__Instructions to follow__.
The string "Factor" may appear in lines of the listing. Report each line where it does.

[[ Supplied material open ]]

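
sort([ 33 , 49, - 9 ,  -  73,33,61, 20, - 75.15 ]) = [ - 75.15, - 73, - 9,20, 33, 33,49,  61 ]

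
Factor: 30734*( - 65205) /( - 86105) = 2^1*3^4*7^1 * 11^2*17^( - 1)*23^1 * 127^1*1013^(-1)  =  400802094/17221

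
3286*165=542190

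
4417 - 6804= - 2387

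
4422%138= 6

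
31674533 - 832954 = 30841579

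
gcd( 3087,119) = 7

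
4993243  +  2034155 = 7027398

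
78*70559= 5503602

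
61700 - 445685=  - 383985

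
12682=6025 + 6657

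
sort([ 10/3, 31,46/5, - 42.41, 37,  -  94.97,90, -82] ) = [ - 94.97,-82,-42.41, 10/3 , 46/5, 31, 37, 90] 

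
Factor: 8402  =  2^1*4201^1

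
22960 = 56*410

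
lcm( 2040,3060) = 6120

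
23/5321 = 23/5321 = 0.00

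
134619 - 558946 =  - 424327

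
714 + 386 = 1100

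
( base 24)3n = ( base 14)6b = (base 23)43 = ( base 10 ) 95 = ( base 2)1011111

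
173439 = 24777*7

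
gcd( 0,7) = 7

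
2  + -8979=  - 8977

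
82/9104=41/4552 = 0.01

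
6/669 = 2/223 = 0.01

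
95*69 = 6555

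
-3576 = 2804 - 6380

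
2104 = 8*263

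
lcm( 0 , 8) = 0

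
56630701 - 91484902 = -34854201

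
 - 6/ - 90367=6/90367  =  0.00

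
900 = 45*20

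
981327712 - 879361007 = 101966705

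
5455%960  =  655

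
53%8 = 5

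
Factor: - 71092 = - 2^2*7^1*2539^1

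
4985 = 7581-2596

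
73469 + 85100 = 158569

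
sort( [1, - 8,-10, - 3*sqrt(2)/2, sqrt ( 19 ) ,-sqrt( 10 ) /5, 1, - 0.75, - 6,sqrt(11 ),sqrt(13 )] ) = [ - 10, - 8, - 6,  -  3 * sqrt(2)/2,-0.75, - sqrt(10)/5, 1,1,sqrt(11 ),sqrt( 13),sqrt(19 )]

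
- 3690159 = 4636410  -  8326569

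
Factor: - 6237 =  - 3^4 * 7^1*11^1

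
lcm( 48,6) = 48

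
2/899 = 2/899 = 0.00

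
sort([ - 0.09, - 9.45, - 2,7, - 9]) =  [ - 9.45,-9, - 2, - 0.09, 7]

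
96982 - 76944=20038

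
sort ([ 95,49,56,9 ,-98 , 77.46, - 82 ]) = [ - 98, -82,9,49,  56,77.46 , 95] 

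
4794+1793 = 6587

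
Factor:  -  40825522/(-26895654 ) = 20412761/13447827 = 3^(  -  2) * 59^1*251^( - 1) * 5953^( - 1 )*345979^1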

[[ Supplied material closed ]]
[[ Supplied material open ]]

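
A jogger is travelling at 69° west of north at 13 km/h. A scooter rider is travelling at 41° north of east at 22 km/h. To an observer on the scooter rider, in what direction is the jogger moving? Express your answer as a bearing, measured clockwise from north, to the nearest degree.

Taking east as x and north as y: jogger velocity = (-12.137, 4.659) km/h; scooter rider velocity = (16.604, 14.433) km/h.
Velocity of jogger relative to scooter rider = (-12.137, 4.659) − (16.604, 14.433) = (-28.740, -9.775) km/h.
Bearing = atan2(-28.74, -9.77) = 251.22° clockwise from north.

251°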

[[ Supplied material closed ]]

__Response to this task__.
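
Factor: 30734*( - 65205) /( - 86105) = 2^1*3^4*7^1 * 11^2*17^( - 1)*23^1 * 127^1*1013^(-1)  =  400802094/17221
Factor: 8402  =  2^1*4201^1
Factor: - 71092 = - 2^2*7^1*2539^1
Factor: - 6237 =  - 3^4 * 7^1*11^1
Factor:  -  40825522/(-26895654 ) = 20412761/13447827 = 3^(  -  2) * 59^1*251^( - 1) * 5953^( - 1 )*345979^1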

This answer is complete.